══ RECORDS FOR THIS EXERCISE
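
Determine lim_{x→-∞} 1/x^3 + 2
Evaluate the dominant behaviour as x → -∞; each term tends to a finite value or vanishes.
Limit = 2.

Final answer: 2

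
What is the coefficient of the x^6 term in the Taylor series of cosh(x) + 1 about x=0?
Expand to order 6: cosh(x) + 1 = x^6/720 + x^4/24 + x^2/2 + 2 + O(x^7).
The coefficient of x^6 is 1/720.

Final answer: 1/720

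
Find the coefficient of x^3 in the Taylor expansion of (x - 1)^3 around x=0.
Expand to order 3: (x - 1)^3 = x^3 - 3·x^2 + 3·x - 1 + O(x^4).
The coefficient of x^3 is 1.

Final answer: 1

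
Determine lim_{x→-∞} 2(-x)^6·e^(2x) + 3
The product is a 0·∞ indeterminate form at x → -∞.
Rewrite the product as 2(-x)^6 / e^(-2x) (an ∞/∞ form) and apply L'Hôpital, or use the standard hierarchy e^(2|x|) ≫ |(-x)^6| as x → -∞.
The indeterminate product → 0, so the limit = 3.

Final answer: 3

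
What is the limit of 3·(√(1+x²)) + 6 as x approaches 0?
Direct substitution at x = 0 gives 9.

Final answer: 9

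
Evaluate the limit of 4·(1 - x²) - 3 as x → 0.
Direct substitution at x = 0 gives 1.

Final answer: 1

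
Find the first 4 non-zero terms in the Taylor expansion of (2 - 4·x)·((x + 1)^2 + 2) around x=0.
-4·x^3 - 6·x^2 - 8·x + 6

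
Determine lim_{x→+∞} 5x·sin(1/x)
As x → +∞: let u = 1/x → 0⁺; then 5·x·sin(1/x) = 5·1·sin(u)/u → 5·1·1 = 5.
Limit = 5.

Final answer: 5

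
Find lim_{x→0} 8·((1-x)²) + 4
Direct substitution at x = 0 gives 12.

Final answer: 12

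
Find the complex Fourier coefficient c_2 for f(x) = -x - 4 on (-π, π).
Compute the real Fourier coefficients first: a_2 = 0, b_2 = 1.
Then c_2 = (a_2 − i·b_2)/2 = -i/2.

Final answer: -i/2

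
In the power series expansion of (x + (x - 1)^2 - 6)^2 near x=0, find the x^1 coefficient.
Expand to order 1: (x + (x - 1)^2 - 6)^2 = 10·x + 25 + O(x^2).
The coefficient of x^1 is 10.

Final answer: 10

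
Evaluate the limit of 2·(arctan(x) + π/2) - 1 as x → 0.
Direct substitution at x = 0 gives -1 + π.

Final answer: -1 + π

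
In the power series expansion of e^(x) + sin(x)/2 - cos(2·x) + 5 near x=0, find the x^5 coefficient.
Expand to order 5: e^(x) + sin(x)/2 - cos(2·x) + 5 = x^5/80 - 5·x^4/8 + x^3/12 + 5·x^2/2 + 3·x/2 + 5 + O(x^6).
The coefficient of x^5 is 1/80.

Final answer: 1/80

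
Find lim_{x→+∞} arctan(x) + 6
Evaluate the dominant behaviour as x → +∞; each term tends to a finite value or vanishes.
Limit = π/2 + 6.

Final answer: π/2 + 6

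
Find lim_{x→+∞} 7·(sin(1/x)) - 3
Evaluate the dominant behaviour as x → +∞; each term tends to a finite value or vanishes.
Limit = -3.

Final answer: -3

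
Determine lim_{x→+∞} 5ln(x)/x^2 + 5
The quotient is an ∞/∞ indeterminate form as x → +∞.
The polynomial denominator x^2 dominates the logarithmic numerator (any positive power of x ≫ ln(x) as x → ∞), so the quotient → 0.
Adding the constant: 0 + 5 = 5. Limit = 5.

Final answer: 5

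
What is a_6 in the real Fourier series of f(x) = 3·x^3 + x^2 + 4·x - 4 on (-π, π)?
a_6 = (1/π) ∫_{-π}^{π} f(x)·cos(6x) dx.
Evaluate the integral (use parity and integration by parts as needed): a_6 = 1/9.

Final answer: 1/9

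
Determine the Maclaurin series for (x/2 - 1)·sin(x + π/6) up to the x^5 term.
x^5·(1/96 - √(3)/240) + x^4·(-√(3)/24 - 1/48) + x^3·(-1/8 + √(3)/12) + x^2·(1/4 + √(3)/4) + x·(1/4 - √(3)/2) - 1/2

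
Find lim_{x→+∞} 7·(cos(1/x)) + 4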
════
EXERCISE REQUIREMENTS => Reproduce the material. Keep every word as written.

OUTPUT BELOW =>
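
Determine lim_{x→-∞} 1/x^3 + 2
Evaluate the dominant behaviour as x → -∞; each term tends to a finite value or vanishes.
Limit = 2.

Final answer: 2

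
What is the coefficient of the x^6 term in the Taylor series of cosh(x) + 1 about x=0?
Expand to order 6: cosh(x) + 1 = x^6/720 + x^4/24 + x^2/2 + 2 + O(x^7).
The coefficient of x^6 is 1/720.

Final answer: 1/720

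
Find the coefficient of x^3 in the Taylor expansion of (x - 1)^3 around x=0.
Expand to order 3: (x - 1)^3 = x^3 - 3·x^2 + 3·x - 1 + O(x^4).
The coefficient of x^3 is 1.

Final answer: 1

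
Determine lim_{x→-∞} 2(-x)^6·e^(2x) + 3
The product is a 0·∞ indeterminate form at x → -∞.
Rewrite the product as 2(-x)^6 / e^(-2x) (an ∞/∞ form) and apply L'Hôpital, or use the standard hierarchy e^(2|x|) ≫ |(-x)^6| as x → -∞.
The indeterminate product → 0, so the limit = 3.

Final answer: 3

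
What is the limit of 3·(√(1+x²)) + 6 as x approaches 0?
Direct substitution at x = 0 gives 9.

Final answer: 9

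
Evaluate the limit of 4·(1 - x²) - 3 as x → 0.
Direct substitution at x = 0 gives 1.

Final answer: 1

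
Find the first 4 non-zero terms in the Taylor expansion of (2 - 4·x)·((x + 1)^2 + 2) around x=0.
-4·x^3 - 6·x^2 - 8·x + 6

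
Determine lim_{x→+∞} 5x·sin(1/x)
As x → +∞: let u = 1/x → 0⁺; then 5·x·sin(1/x) = 5·1·sin(u)/u → 5·1·1 = 5.
Limit = 5.

Final answer: 5

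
Find lim_{x→0} 8·((1-x)²) + 4
Direct substitution at x = 0 gives 12.

Final answer: 12

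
Find the complex Fourier coefficient c_2 for f(x) = -x - 4 on (-π, π).
Compute the real Fourier coefficients first: a_2 = 0, b_2 = 1.
Then c_2 = (a_2 − i·b_2)/2 = -i/2.

Final answer: -i/2

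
In the power series expansion of (x + (x - 1)^2 - 6)^2 near x=0, find the x^1 coefficient.
Expand to order 1: (x + (x - 1)^2 - 6)^2 = 10·x + 25 + O(x^2).
The coefficient of x^1 is 10.

Final answer: 10

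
Evaluate the limit of 2·(arctan(x) + π/2) - 1 as x → 0.
Direct substitution at x = 0 gives -1 + π.

Final answer: -1 + π

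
In the power series expansion of e^(x) + sin(x)/2 - cos(2·x) + 5 near x=0, find the x^5 coefficient.
Expand to order 5: e^(x) + sin(x)/2 - cos(2·x) + 5 = x^5/80 - 5·x^4/8 + x^3/12 + 5·x^2/2 + 3·x/2 + 5 + O(x^6).
The coefficient of x^5 is 1/80.

Final answer: 1/80

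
Find lim_{x→+∞} arctan(x) + 6
Evaluate the dominant behaviour as x → +∞; each term tends to a finite value or vanishes.
Limit = π/2 + 6.

Final answer: π/2 + 6

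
Find lim_{x→+∞} 7·(sin(1/x)) - 3
Evaluate the dominant behaviour as x → +∞; each term tends to a finite value or vanishes.
Limit = -3.

Final answer: -3

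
Determine lim_{x→+∞} 5ln(x)/x^2 + 5
The quotient is an ∞/∞ indeterminate form as x → +∞.
The polynomial denominator x^2 dominates the logarithmic numerator (any positive power of x ≫ ln(x) as x → ∞), so the quotient → 0.
Adding the constant: 0 + 5 = 5. Limit = 5.

Final answer: 5

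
What is a_6 in the real Fourier series of f(x) = 3·x^3 + x^2 + 4·x - 4 on (-π, π)?
a_6 = (1/π) ∫_{-π}^{π} f(x)·cos(6x) dx.
Evaluate the integral (use parity and integration by parts as needed): a_6 = 1/9.

Final answer: 1/9

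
Determine the Maclaurin series for (x/2 - 1)·sin(x + π/6) up to the x^5 term.
x^5·(1/96 - √(3)/240) + x^4·(-√(3)/24 - 1/48) + x^3·(-1/8 + √(3)/12) + x^2·(1/4 + √(3)/4) + x·(1/4 - √(3)/2) - 1/2

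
Find lim_{x→+∞} 7·(cos(1/x)) + 4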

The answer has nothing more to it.